TRY IT:
Can you pull out each line of the data below that includes the word "derivative"?

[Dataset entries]
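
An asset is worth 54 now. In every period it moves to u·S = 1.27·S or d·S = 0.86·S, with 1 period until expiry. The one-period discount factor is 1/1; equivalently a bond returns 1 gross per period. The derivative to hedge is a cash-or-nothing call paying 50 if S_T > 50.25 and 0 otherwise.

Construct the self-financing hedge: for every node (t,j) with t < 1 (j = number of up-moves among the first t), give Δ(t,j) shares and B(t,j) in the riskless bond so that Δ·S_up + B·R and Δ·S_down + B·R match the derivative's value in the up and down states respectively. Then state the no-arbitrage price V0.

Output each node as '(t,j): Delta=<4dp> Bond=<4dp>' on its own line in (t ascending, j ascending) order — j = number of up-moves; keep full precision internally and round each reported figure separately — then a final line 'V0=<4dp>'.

(0,0): Delta=2.2584 Bond=-104.8780
V0=17.0732

No-arbitrage ⇒ martingale measure with p* = (R−d)/(u−d) = 0.3415.
Terminal payoffs: V(1,0)=0.0000, V(1,1)=50.0000
(0,0): S=54.0000. Δ = (V_up−V_dn)/(S_up−S_dn) = (50.0000−0.0000)/(68.5800−46.4400) = 2.2584. V = [p*·50.0000 + (1−p*)·0.0000]/1 = 17.0732. B = V − Δ·S = -104.8780.
Each (Δ,B) replicates both successor values, so the strategy is self-financing and V0 is arbitrage-free.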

COMPLETED TASK:
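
An asset is worth 54 now. In every period it moves to u·S = 1.27·S or d·S = 0.86·S, with 1 period until expiry. The one-period discount factor is 1/1; equivalently a bond returns 1 gross per period. The derivative to hedge is a cash-or-nothing call paying 50 if S_T > 50.25 and 0 otherwise.
Construct the self-financing hedge: for every node (t,j) with t < 1 (j = number of up-moves among the first t), give Δ(t,j) shares and B(t,j) in the riskless bond so that Δ·S_up + B·R and Δ·S_down + B·R match the derivative's value in the up and down states respectively. Then state the no-arbitrage price V0.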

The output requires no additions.